+++ INPUT DATA

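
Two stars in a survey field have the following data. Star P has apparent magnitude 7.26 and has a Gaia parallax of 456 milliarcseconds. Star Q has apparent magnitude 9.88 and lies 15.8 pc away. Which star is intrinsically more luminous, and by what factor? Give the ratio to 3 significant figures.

Star P: p = 456 mas = 0.456″ → d = 1/p = 2.193 pc
Star P: M = m − 5 log₁₀ d + 5 = 7.26 − 5·0.3410 + 5 = 10.555
Star Q: M = m − 5 log₁₀ d + 5 = 9.88 − 5·1.1987 + 5 = 8.887
ΔM = M_P − M_Q = 10.555 − (8.887) = 1.668; smaller M is more luminous → Star Q.
L ratio = 10^(0.4 |ΔM|) = 10^0.667 = 4.648

Star Q is more luminous, by a factor of 4.65.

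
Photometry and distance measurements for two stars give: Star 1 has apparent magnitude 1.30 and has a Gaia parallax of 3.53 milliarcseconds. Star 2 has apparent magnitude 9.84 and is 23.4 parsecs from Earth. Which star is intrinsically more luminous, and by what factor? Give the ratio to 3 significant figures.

Star 1 is more luminous, by a factor of 382000.

Star 1: p = 3.53 mas = 3.53×10^-3″ → d = 1/p = 283.3 pc
Star 1: M = m − 5 log₁₀ d + 5 = 1.30 − 5·2.4522 + 5 = -5.961
Star 2: M = m − 5 log₁₀ d + 5 = 9.84 − 5·1.3692 + 5 = 7.994
ΔM = M_1 − M_2 = -5.961 − (7.994) = -13.955; smaller M is more luminous → Star 1.
L ratio = 10^(0.4 |ΔM|) = 10^5.582 = 382000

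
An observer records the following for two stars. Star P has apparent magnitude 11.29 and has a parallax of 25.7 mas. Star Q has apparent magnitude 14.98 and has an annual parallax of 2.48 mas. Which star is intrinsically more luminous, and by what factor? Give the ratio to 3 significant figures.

Star P: p = 25.7 mas = 0.0257″ → d = 1/p = 38.91 pc
Star P: M = m − 5 log₁₀ d + 5 = 11.29 − 5·1.5901 + 5 = 8.340
Star Q: p = 2.48 mas = 2.48×10^-3″ → d = 1/p = 403.2 pc
Star Q: M = m − 5 log₁₀ d + 5 = 14.98 − 5·2.6055 + 5 = 6.952
ΔM = M_P − M_Q = 8.340 − (6.952) = 1.387; smaller M is more luminous → Star Q.
L ratio = 10^(0.4 |ΔM|) = 10^0.555 = 3.589

Star Q is more luminous, by a factor of 3.59.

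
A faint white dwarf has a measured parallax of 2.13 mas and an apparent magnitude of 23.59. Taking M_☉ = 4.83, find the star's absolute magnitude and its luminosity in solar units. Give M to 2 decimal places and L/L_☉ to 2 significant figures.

d = 1/p = 1000/2.13 mas = 469.5 pc
M = m − 5 log₁₀ d + 5 = 23.59 − 5·2.6716 + 5 = 15.232
M − M_☉ = 15.232 − 4.83 = 10.402
L/L_☉ = 10^(−0.4 × 10.402) = 6.906×10^-5

M ≈ 15.23; L/L_☉ ≈ 6.9×10^-5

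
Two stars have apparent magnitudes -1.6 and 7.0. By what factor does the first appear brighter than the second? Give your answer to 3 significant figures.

Magnitude difference = -8.6
Flux ratio = 10^(−0.4 Δm) = 10^(−0.4 × -8.6) = 10^3.440 = 2754

2750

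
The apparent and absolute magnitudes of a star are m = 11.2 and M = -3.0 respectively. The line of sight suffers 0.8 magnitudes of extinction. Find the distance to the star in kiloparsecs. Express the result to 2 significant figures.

m − M = 5 log₁₀(d/10 pc) + A  ⇒  11.2 − (-3.0) − 0.8 = 5 log₁₀(d/10)
13.400 = 5 log₁₀(d/10)
log₁₀ d = (m − M − A)/5 + 1 = 3.6800
d = 10^3.6800 = 4786 pc
= 4.786 kpc

d ≈ 4.8 kpc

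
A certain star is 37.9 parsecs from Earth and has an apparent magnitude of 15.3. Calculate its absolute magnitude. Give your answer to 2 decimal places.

M ≈ 12.41

5 log₁₀(d/10 pc) = 5 log₁₀(37.90) − 5 = 2.893
M = m − 5 log₁₀(d/10) = 15.3 − 2.893 = 12.407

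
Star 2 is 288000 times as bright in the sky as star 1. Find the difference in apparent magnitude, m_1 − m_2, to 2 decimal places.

m_1 − m_2 ≈ 13.65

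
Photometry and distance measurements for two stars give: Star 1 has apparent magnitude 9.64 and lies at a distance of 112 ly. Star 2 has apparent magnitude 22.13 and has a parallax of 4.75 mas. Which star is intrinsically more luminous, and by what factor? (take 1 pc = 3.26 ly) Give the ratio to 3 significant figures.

Star 1: d = 112 ly / 3.26 = 34.36 pc
Star 1: M = m − 5 log₁₀ d + 5 = 9.64 − 5·1.5360 + 5 = 6.960
Star 2: p = 4.75 mas = 4.75×10^-3″ → d = 1/p = 210.5 pc
Star 2: M = m − 5 log₁₀ d + 5 = 22.13 − 5·2.3233 + 5 = 15.513
ΔM = M_1 − M_2 = 6.960 − (15.513) = -8.553; smaller M is more luminous → Star 1.
L ratio = 10^(0.4 |ΔM|) = 10^3.421 = 2639

Star 1 is more luminous, by a factor of 2640.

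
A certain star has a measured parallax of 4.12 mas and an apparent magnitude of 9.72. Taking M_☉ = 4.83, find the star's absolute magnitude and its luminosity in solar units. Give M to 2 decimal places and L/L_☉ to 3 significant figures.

d = 1/p = 1000/4.12 mas = 242.7 pc
M = m − 5 log₁₀ d + 5 = 9.72 − 5·2.3851 + 5 = 2.794
M − M_☉ = 2.794 − 4.83 = -2.036
L/L_☉ = 10^(−0.4 × -2.036) = 6.519

M ≈ 2.79; L/L_☉ ≈ 6.52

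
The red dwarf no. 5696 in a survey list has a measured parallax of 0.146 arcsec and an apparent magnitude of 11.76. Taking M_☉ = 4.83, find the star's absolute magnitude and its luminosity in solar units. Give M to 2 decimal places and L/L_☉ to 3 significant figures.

M ≈ 12.58; L/L_☉ ≈ 7.93×10^-4

d = 1/p = 1/0.146″ = 6.849 pc
M = m − 5 log₁₀ d + 5 = 11.76 − 5·0.8356 + 5 = 12.582
M − M_☉ = 12.582 − 4.83 = 7.752
L/L_☉ = 10^(−0.4 × 7.752) = 7.930×10^-4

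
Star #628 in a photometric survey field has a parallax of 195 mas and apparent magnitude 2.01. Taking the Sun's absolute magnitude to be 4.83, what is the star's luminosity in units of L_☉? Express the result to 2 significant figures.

L/L_☉ ≈ 3.5

d = 1/p = 1000/195 mas = 5.128 pc
M = m − 5 log₁₀ d + 5 = 2.01 − 5·0.7100 + 5 = 3.460
M − M_☉ = 3.460 − 4.83 = -1.370
L/L_☉ = 10^(−0.4 × -1.370) = 3.531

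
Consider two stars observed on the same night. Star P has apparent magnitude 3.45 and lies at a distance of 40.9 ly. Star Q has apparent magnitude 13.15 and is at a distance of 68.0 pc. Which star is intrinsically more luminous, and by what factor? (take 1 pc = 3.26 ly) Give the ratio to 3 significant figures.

Star P: d = 40.9 ly / 3.26 = 12.55 pc
Star P: M = m − 5 log₁₀ d + 5 = 3.45 − 5·1.0985 + 5 = 2.957
Star Q: M = m − 5 log₁₀ d + 5 = 13.15 − 5·1.8325 + 5 = 8.987
ΔM = M_P − M_Q = 2.957 − (8.987) = -6.030; smaller M is more luminous → Star P.
L ratio = 10^(0.4 |ΔM|) = 10^2.412 = 258.2

Star P is more luminous, by a factor of 258.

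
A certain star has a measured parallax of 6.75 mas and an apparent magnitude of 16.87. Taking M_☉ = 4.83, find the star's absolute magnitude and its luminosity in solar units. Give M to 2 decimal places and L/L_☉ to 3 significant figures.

d = 1/p = 1000/6.75 mas = 148.1 pc
M = m − 5 log₁₀ d + 5 = 16.87 − 5·2.1707 + 5 = 11.017
M − M_☉ = 11.017 − 4.83 = 6.187
L/L_☉ = 10^(−0.4 × 6.187) = 3.353×10^-3

M ≈ 11.02; L/L_☉ ≈ 3.35×10^-3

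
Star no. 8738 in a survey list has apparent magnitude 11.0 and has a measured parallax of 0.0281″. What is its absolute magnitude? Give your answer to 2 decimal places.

M ≈ 8.24

d = 1/p = 1/0.0281″ = 35.59 pc
5 log₁₀(d/10 pc) = 5 log₁₀(35.59) − 5 = 2.756
M = m − 5 log₁₀(d/10) = 11.0 − 2.756 = 8.244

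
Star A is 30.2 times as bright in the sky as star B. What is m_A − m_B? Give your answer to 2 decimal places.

m_A − m_B ≈ -3.70

Pogson: Δm = −2.5 log₁₀(ratio) = −2.5 log₁₀(30.2) = −2.5 × 1.4800 = -3.700
Star A is brighter, so it has the smaller magnitude: the difference is negative.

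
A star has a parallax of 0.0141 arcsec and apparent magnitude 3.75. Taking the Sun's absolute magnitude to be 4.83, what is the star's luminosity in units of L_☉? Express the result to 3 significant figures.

L/L_☉ ≈ 136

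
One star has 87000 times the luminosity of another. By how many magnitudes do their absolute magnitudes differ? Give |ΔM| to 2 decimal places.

Pogson: ΔM = −2.5 log₁₀(ratio) = −2.5 log₁₀(87000) = −2.5 × 4.9395 = -12.349

|ΔM| ≈ 12.35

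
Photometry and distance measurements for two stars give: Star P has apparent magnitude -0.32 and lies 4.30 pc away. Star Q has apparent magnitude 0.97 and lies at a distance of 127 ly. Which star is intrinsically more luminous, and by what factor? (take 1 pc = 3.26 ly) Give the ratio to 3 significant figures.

Star Q is more luminous, by a factor of 25.0.

Star P: M = m − 5 log₁₀ d + 5 = -0.32 − 5·0.6335 + 5 = 1.513
Star Q: d = 127 ly / 3.26 = 38.96 pc
Star Q: M = m − 5 log₁₀ d + 5 = 0.97 − 5·1.5906 + 5 = -1.983
ΔM = M_P − M_Q = 1.513 − (-1.983) = 3.496; smaller M is more luminous → Star Q.
L ratio = 10^(0.4 |ΔM|) = 10^1.398 = 25.02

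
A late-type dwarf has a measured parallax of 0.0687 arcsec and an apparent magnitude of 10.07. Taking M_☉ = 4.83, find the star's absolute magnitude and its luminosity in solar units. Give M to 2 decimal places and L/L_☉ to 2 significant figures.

d = 1/p = 1/0.0687″ = 14.56 pc
M = m − 5 log₁₀ d + 5 = 10.07 − 5·1.1630 + 5 = 9.255
M − M_☉ = 9.255 − 4.83 = 4.425
L/L_☉ = 10^(−0.4 × 4.425) = 0.01699

M ≈ 9.25; L/L_☉ ≈ 0.017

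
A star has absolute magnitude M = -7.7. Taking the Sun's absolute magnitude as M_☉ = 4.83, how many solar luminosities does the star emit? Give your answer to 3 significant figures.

L/L_☉ ≈ 103000

M − M_☉ = -7.7 − 4.83 = -12.530
L/L_☉ = 10^(−0.4 (M − M_☉)) = 10^5.012 = 102800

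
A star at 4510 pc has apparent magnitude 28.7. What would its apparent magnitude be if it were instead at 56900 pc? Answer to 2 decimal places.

Flux ∝ 1/d², so Δm = 5 log₁₀(d₂/d₁) = 5 log₁₀(56900/4510) = 5.505
m₂ = m₁ + Δm = 28.7 + (5.505) = 34.205

m ≈ 34.20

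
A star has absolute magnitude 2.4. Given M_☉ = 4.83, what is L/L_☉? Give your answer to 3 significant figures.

M − M_☉ = 2.4 − 4.83 = -2.430
L/L_☉ = 10^(−0.4 (M − M_☉)) = 10^0.972 = 9.376

L/L_☉ ≈ 9.38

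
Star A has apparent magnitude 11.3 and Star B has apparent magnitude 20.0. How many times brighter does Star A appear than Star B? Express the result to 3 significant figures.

Magnitude difference = -8.7
Flux ratio = 10^(−0.4 Δm) = 10^(−0.4 × -8.7) = 10^3.480 = 3020

3020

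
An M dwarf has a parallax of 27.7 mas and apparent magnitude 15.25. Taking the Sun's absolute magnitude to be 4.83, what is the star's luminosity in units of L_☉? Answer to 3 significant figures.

L/L_☉ ≈ 8.85×10^-4

d = 1/p = 1000/27.7 mas = 36.10 pc
M = m − 5 log₁₀ d + 5 = 15.25 − 5·1.5575 + 5 = 12.462
M − M_☉ = 12.462 − 4.83 = 7.632
L/L_☉ = 10^(−0.4 × 7.632) = 8.852×10^-4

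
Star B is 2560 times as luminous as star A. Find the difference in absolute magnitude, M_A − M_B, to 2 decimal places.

Pogson: ΔM = −2.5 log₁₀(ratio) = −2.5 log₁₀(2560) = −2.5 × 3.4082 = -8.521
Star B is brighter so has the smaller magnitude: M_A − M_B is positive.

M_A − M_B ≈ 8.52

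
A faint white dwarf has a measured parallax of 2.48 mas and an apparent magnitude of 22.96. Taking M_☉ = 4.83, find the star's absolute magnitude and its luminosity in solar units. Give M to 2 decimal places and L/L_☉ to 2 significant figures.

d = 1/p = 1000/2.48 mas = 403.2 pc
M = m − 5 log₁₀ d + 5 = 22.96 − 5·2.6055 + 5 = 14.932
M − M_☉ = 14.932 − 4.83 = 10.102
L/L_☉ = 10^(−0.4 × 10.102) = 9.101×10^-5

M ≈ 14.93; L/L_☉ ≈ 9.1×10^-5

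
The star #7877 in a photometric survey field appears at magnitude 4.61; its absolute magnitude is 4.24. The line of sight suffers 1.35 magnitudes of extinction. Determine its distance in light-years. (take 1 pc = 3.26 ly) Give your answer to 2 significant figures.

d ≈ 21 ly

m − M = 5 log₁₀(d/10 pc) + A  ⇒  4.61 − (4.24) − 1.35 = 5 log₁₀(d/10)
-0.980 = 5 log₁₀(d/10)
log₁₀ d = (m − M − A)/5 + 1 = 0.8040
d = 10^0.8040 = 6.368 pc
= 20.76 ly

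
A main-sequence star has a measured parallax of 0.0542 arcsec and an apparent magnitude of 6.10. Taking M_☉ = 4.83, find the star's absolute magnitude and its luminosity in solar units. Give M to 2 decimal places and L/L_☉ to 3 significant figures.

M ≈ 4.77; L/L_☉ ≈ 1.06

d = 1/p = 1/0.0542″ = 18.45 pc
M = m − 5 log₁₀ d + 5 = 6.10 − 5·1.2660 + 5 = 4.770
M − M_☉ = 4.770 − 4.83 = -0.060
L/L_☉ = 10^(−0.4 × -0.060) = 1.057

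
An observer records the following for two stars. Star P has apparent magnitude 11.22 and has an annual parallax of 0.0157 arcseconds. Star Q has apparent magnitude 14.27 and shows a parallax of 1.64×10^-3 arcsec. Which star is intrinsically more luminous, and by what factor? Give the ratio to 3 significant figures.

Star Q is more luminous, by a factor of 5.52.

Star P: d = 1/p = 1/0.0157″ = 63.69 pc
Star P: M = m − 5 log₁₀ d + 5 = 11.22 − 5·1.8041 + 5 = 7.199
Star Q: d = 1/p = 1/1.64×10^-3″ = 609.8 pc
Star Q: M = m − 5 log₁₀ d + 5 = 14.27 − 5·2.7852 + 5 = 5.344
ΔM = M_P − M_Q = 7.199 − (5.344) = 1.855; smaller M is more luminous → Star Q.
L ratio = 10^(0.4 |ΔM|) = 10^0.742 = 5.522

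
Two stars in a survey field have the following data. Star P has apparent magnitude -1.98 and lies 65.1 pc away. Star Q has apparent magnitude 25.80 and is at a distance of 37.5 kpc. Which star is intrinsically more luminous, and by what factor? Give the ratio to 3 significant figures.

Star P is more luminous, by a factor of 390000.

Star P: M = m − 5 log₁₀ d + 5 = -1.98 − 5·1.8136 + 5 = -6.048
Star Q: d = 37.5 kpc = 37500 pc
Star Q: M = m − 5 log₁₀ d + 5 = 25.80 − 5·4.5740 + 5 = 7.930
ΔM = M_P − M_Q = -6.048 − (7.930) = -13.978; smaller M is more luminous → Star P.
L ratio = 10^(0.4 |ΔM|) = 10^5.591 = 390000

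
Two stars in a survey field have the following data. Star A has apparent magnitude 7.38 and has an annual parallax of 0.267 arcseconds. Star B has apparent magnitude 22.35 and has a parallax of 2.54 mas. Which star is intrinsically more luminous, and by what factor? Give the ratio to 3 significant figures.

Star A is more luminous, by a factor of 88.0.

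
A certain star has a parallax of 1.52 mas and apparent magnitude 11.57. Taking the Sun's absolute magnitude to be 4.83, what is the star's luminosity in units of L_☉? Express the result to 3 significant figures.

d = 1/p = 1000/1.52 mas = 657.9 pc
M = m − 5 log₁₀ d + 5 = 11.57 − 5·2.8182 + 5 = 2.479
M − M_☉ = 2.479 − 4.83 = -2.351
L/L_☉ = 10^(−0.4 × -2.351) = 8.716

L/L_☉ ≈ 8.72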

++++++

■ **TASK PROMPT**
Your answer must be the line holding "apparent magnitude -1.98" and every later line of the entries above, written out exactly, and nothing else.

■ **OUTPUT FOR THIS TASK**
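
Two stars in a survey field have the following data. Star P has apparent magnitude -1.98 and lies 65.1 pc away. Star Q has apparent magnitude 25.80 and is at a distance of 37.5 kpc. Which star is intrinsically more luminous, and by what factor? Give the ratio to 3 significant figures.

Star P is more luminous, by a factor of 390000.

Star P: M = m − 5 log₁₀ d + 5 = -1.98 − 5·1.8136 + 5 = -6.048
Star Q: d = 37.5 kpc = 37500 pc
Star Q: M = m − 5 log₁₀ d + 5 = 25.80 − 5·4.5740 + 5 = 7.930
ΔM = M_P − M_Q = -6.048 − (7.930) = -13.978; smaller M is more luminous → Star P.
L ratio = 10^(0.4 |ΔM|) = 10^5.591 = 390000

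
Two stars in a survey field have the following data. Star A has apparent magnitude 7.38 and has an annual parallax of 0.267 arcseconds. Star B has apparent magnitude 22.35 and has a parallax of 2.54 mas. Which star is intrinsically more luminous, and by what factor? Give the ratio to 3 significant figures.

Star A is more luminous, by a factor of 88.0.

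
A certain star has a parallax of 1.52 mas and apparent magnitude 11.57. Taking the Sun's absolute magnitude to be 4.83, what is the star's luminosity in units of L_☉? Express the result to 3 significant figures.

d = 1/p = 1000/1.52 mas = 657.9 pc
M = m − 5 log₁₀ d + 5 = 11.57 − 5·2.8182 + 5 = 2.479
M − M_☉ = 2.479 − 4.83 = -2.351
L/L_☉ = 10^(−0.4 × -2.351) = 8.716

L/L_☉ ≈ 8.72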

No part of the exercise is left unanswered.